Provided records.
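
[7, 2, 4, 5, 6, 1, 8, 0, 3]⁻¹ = [7, 5, 1, 8, 2, 3, 4, 0, 6]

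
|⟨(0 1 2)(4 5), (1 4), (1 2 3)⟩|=720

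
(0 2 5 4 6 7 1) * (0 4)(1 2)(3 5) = (0 1 4 6 7 2 3 5)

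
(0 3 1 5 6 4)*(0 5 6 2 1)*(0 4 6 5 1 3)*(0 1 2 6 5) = (0 1)(2 3 4)(5 6)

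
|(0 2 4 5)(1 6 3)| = 12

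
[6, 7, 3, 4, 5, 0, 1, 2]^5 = [3, 5, 6, 1, 7, 2, 4, 0]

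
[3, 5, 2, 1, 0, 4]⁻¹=[4, 3, 2, 0, 5, 1]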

Work item. All of the records above need to be printed again exactly as they appear.

Output for this exercise.
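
[7, 2, 4, 5, 6, 1, 8, 0, 3]⁻¹ = [7, 5, 1, 8, 2, 3, 4, 0, 6]

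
|⟨(0 1 2)(4 5), (1 4), (1 2 3)⟩|=720

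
(0 2 5 4 6 7 1) * (0 4)(1 2)(3 5) = (0 1 4 6 7 2 3 5)

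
(0 3 1 5 6 4)*(0 5 6 2 1)*(0 4 6 5 1 3)*(0 1 2 6 5) = (0 1)(2 3 4)(5 6)

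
|(0 2 4 5)(1 6 3)| = 12

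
[6, 7, 3, 4, 5, 0, 1, 2]^5 = [3, 5, 6, 1, 7, 2, 4, 0]

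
[3, 5, 2, 1, 0, 4]⁻¹=[4, 3, 2, 0, 5, 1]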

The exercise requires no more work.